__About this task__
Word for word, retype the tail of the data below, starting with the line that has "A study compares call" and including the last line.

__Material to process__
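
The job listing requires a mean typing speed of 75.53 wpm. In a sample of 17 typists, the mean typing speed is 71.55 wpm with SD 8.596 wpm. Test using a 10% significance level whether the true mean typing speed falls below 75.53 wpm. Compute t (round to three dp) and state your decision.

H0: μ = 75.53; H1: μ < 75.53 (one-sample t-test, left-tailed).
t = (x̄ − μ₀)/(s/√n) = (71.55 − 75.53)/(8.596/√17) = -1.909
df = n − 1 = 16
p-value = P(T ≤ -1.909) ≈ 0.0372
Since p ≈ 0.0372 < α = 0.1, reject H0; the data support H1.

t = -1.909; reject H0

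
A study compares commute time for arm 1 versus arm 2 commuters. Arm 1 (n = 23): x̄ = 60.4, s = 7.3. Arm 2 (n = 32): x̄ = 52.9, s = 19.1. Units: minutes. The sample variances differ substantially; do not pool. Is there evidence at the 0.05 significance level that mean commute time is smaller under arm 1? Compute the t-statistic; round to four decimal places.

2.0250

Let group 1 = arm 1, group 2 = arm 2. H0: μ_1 = μ_2; H1: μ_1 < μ_2 (Welch's two-sample t-test, left-tailed).
t = (x̄_1 − x̄_2)/√(s_1²/n_1 + s_2²/n_2) = (60.4 − 52.9)/√(7.3²/23 + 19.1²/32) = 2.0250
Welch–Satterthwaite df ≈ 42.41
p-value = P(T ≤ 2.0250) ≈ 0.975
Since p ≈ 0.975 > α = 0.05, fail to reject H0; the data do not provide sufficient evidence against H0.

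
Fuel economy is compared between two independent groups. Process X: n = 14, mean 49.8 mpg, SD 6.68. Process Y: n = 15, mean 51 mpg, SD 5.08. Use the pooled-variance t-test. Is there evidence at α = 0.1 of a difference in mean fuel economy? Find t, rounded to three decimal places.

-0.547

Let group 1 = process X, group 2 = process Y. H0: μ_1 = μ_2; H1: μ_1 ≠ μ_2 (two-sample pooled-variance t-test, two-sided).
s_p² = [(14−1)·6.68² + (15−1)·5.08²]/(14+15−2) = 34.866
t = (49.8 − 51)/√[34.866·(1/14 + 1/15)] = -0.547
df = n₁ + n₂ − 2 = 27
Two-sided p-value ≈ 0.589
Since p ≈ 0.589 > α = 0.1, fail to reject H0; the data do not provide sufficient evidence against H0.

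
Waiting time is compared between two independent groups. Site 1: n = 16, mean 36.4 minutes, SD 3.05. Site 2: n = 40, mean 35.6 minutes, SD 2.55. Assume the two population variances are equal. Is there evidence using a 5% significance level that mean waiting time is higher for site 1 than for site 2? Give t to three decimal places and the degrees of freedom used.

t = 1.002, df = 54

Let group 1 = site 1, group 2 = site 2. H0: μ_1 = μ_2; H1: μ_1 > μ_2 (two-sample pooled-variance t-test, right-tailed).
s_p² = [(16−1)·3.05² + (40−1)·2.55²]/(16+40−2) = 7.28028
t = (36.4 − 35.6)/√[7.28028·(1/16 + 1/40)] = 1.002
df = n₁ + n₂ − 2 = 54
p-value = P(T ≥ 1.002) ≈ 0.1603
Since p ≈ 0.1603 > α = 0.05, fail to reject H0; the evidence is not statistically significant.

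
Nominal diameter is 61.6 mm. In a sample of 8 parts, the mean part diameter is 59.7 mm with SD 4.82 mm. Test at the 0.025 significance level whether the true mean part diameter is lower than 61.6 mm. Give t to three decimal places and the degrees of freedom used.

H0: μ = 61.6; H1: μ < 61.6 (one-sample t-test, left-tailed).
t = (x̄ − μ₀)/(s/√n) = (59.7 − 61.6)/(4.82/√8) = -1.115
df = n − 1 = 7
p-value = P(T ≤ -1.115) ≈ 0.1508
Since p ≈ 0.1508 > α = 0.025, fail to reject H0; the evidence is not statistically significant.

t = -1.115, df = 7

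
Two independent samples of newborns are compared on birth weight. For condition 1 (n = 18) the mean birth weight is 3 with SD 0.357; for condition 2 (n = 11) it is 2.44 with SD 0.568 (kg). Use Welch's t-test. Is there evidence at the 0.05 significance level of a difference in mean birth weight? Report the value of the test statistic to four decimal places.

2.9348

Let group 1 = condition 1, group 2 = condition 2. H0: μ_1 = μ_2; H1: μ_1 ≠ μ_2 (Welch's two-sample t-test, two-sided).
t = (x̄_1 − x̄_2)/√(s_1²/n_1 + s_2²/n_2) = (3 − 2.44)/√(0.357²/18 + 0.568²/11) = 2.9348
Welch–Satterthwaite df ≈ 14.90
Two-sided p-value ≈ 0.0103
Since p ≈ 0.0103 < α = 0.05, reject H0; the evidence is statistically significant.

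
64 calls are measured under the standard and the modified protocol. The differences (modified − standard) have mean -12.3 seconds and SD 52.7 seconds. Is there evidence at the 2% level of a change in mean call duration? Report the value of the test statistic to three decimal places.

H0: μ_d = 0; H1: μ_d ≠ 0 (paired t-test on the differences, two-sided).
t = d̄/(s_d/√n) = -12.3/(52.7/√64) = -1.867
df = n − 1 = 63
Two-sided p-value ≈ 0.067
Since p ≈ 0.067 > α = 0.02, fail to reject H0; the evidence is not statistically significant.

-1.867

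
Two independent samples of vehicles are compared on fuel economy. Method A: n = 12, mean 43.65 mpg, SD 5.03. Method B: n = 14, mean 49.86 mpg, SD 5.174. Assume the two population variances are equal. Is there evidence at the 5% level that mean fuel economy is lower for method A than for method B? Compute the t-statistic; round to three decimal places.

Let group 1 = method A, group 2 = method B. H0: μ_1 = μ_2; H1: μ_1 < μ_2 (two-sample pooled-variance t-test, left-tailed).
s_p² = [(12−1)·5.03² + (14−1)·5.174²]/(12+14−2) = 26.0968
t = (43.65 − 49.86)/√[26.0968·(1/12 + 1/14)] = -3.090
df = n₁ + n₂ − 2 = 24
p-value = P(T ≤ -3.090) ≈ 0.003
Since p ≈ 0.003 < α = 0.05, reject H0; the data support H1.

-3.090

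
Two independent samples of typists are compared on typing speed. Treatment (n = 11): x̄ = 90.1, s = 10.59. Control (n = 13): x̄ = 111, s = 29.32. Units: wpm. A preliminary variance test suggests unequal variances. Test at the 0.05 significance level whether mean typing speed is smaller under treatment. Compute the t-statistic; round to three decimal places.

Let group 1 = treatment, group 2 = control. H0: μ_1 = μ_2; H1: μ_1 < μ_2 (Welch's two-sample t-test, left-tailed).
t = (x̄_1 − x̄_2)/√(s_1²/n_1 + s_2²/n_2) = (90.1 − 111)/√(10.59²/11 + 29.32²/13) = -2.392
Welch–Satterthwaite df ≈ 15.54
p-value = P(T ≤ -2.392) ≈ 0.0149
Since p ≈ 0.0149 < α = 0.05, reject H0; the data support H1.

-2.392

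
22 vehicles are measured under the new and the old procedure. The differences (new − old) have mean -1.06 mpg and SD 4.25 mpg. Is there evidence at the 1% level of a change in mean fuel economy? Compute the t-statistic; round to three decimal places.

-1.170

H0: μ_d = 0; H1: μ_d ≠ 0 (paired t-test on the differences, two-sided).
t = d̄/(s_d/√n) = -1.06/(4.25/√22) = -1.170
df = n − 1 = 21
Two-sided p-value ≈ 0.255
Since p ≈ 0.255 > α = 0.01, fail to reject H0; the data do not provide sufficient evidence against H0.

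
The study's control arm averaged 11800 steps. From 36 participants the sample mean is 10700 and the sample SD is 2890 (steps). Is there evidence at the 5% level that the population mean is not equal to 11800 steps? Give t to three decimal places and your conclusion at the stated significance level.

H0: μ = 11800; H1: μ ≠ 11800 (one-sample t-test, two-sided).
t = (x̄ − μ₀)/(s/√n) = (10700 − 11800)/(2890/√36) = -2.284
df = n − 1 = 35
Two-sided p-value ≈ 0.029
Since p ≈ 0.029 < α = 0.05, reject H0; the data support H1.

t = -2.284; reject H0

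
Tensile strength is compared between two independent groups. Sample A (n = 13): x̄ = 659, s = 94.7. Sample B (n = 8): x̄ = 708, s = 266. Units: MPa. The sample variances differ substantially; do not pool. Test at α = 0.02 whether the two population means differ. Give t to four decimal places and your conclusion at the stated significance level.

t = -0.5018; fail to reject H0

Let group 1 = sample A, group 2 = sample B. H0: μ_1 = μ_2; H1: μ_1 ≠ μ_2 (Welch's two-sample t-test, two-sided).
t = (x̄_1 − x̄_2)/√(s_1²/n_1 + s_2²/n_2) = (659 − 708)/√(94.7²/13 + 266²/8) = -0.5018
Welch–Satterthwaite df ≈ 8.11
Two-sided p-value ≈ 0.6291
Since p ≈ 0.6291 > α = 0.02, fail to reject H0; the evidence is not statistically significant.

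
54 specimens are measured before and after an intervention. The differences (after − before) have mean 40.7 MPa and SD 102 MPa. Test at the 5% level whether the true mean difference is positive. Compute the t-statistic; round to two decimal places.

H0: μ_d = 0; H1: μ_d > 0 (paired t-test on the differences, right-tailed).
t = d̄/(s_d/√n) = 40.7/(102/√54) = 2.93
df = n − 1 = 53
p-value = P(T ≥ 2.93) ≈ 0.0025
Since p ≈ 0.0025 < α = 0.05, reject H0; the evidence is statistically significant.

2.93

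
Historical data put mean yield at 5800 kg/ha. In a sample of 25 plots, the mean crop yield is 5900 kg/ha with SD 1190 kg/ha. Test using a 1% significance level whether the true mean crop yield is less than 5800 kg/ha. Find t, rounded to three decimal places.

0.420

H0: μ = 5800; H1: μ < 5800 (one-sample t-test, left-tailed).
t = (x̄ − μ₀)/(s/√n) = (5900 − 5800)/(1190/√25) = 0.420
df = n − 1 = 24
p-value = P(T ≤ 0.420) ≈ 0.6609
Since p ≈ 0.6609 > α = 0.01, fail to reject H0; the data do not provide sufficient evidence against H0.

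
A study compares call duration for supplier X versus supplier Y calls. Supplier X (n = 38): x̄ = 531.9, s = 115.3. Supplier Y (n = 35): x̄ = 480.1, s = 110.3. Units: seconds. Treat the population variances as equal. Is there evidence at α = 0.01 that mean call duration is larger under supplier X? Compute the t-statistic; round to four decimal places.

1.9578

Let group 1 = supplier X, group 2 = supplier Y. H0: μ_1 = μ_2; H1: μ_1 > μ_2 (two-sample pooled-variance t-test, right-tailed).
s_p² = [(38−1)·115.3² + (35−1)·110.3²]/(38+35−2) = 12753.9
t = (531.9 − 480.1)/√[12753.9·(1/38 + 1/35)] = 1.9578
df = n₁ + n₂ − 2 = 71
p-value = P(T ≥ 1.9578) ≈ 0.027
Since p ≈ 0.027 > α = 0.01, fail to reject H0; the evidence is not statistically significant.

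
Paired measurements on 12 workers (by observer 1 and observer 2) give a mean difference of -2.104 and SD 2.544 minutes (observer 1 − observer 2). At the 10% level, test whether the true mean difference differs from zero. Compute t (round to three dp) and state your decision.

H0: μ_d = 0; H1: μ_d ≠ 0 (paired t-test on the differences, two-sided).
t = d̄/(s_d/√n) = -2.104/(2.544/√12) = -2.865
df = n − 1 = 11
Two-sided p-value ≈ 0.015
Since p ≈ 0.015 < α = 0.1, reject H0; the data support H1.

t = -2.865; reject H0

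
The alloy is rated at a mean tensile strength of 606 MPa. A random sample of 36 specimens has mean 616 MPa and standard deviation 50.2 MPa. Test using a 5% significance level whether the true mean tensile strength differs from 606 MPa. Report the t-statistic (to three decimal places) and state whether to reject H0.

H0: μ = 606; H1: μ ≠ 606 (one-sample t-test, two-sided).
t = (x̄ − μ₀)/(s/√n) = (616 − 606)/(50.2/√36) = 1.195
df = n − 1 = 35
Two-sided p-value ≈ 0.240
Since p ≈ 0.240 > α = 0.05, fail to reject H0; the evidence is not statistically significant.

t = 1.195; fail to reject H0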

__Answer for this exercise__
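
A study compares call duration for supplier X versus supplier Y calls. Supplier X (n = 38): x̄ = 531.9, s = 115.3. Supplier Y (n = 35): x̄ = 480.1, s = 110.3. Units: seconds. Treat the population variances as equal. Is there evidence at α = 0.01 that mean call duration is larger under supplier X? Compute the t-statistic; round to four decimal places.

1.9578

Let group 1 = supplier X, group 2 = supplier Y. H0: μ_1 = μ_2; H1: μ_1 > μ_2 (two-sample pooled-variance t-test, right-tailed).
s_p² = [(38−1)·115.3² + (35−1)·110.3²]/(38+35−2) = 12753.9
t = (531.9 − 480.1)/√[12753.9·(1/38 + 1/35)] = 1.9578
df = n₁ + n₂ − 2 = 71
p-value = P(T ≥ 1.9578) ≈ 0.027
Since p ≈ 0.027 > α = 0.01, fail to reject H0; the evidence is not statistically significant.

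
Paired measurements on 12 workers (by observer 1 and observer 2) give a mean difference of -2.104 and SD 2.544 minutes (observer 1 − observer 2). At the 10% level, test whether the true mean difference differs from zero. Compute t (round to three dp) and state your decision.

H0: μ_d = 0; H1: μ_d ≠ 0 (paired t-test on the differences, two-sided).
t = d̄/(s_d/√n) = -2.104/(2.544/√12) = -2.865
df = n − 1 = 11
Two-sided p-value ≈ 0.015
Since p ≈ 0.015 < α = 0.1, reject H0; the data support H1.

t = -2.865; reject H0

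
The alloy is rated at a mean tensile strength of 606 MPa. A random sample of 36 specimens has mean 616 MPa and standard deviation 50.2 MPa. Test using a 5% significance level whether the true mean tensile strength differs from 606 MPa. Report the t-statistic (to three decimal places) and state whether to reject H0.

H0: μ = 606; H1: μ ≠ 606 (one-sample t-test, two-sided).
t = (x̄ − μ₀)/(s/√n) = (616 − 606)/(50.2/√36) = 1.195
df = n − 1 = 35
Two-sided p-value ≈ 0.240
Since p ≈ 0.240 > α = 0.05, fail to reject H0; the evidence is not statistically significant.

t = 1.195; fail to reject H0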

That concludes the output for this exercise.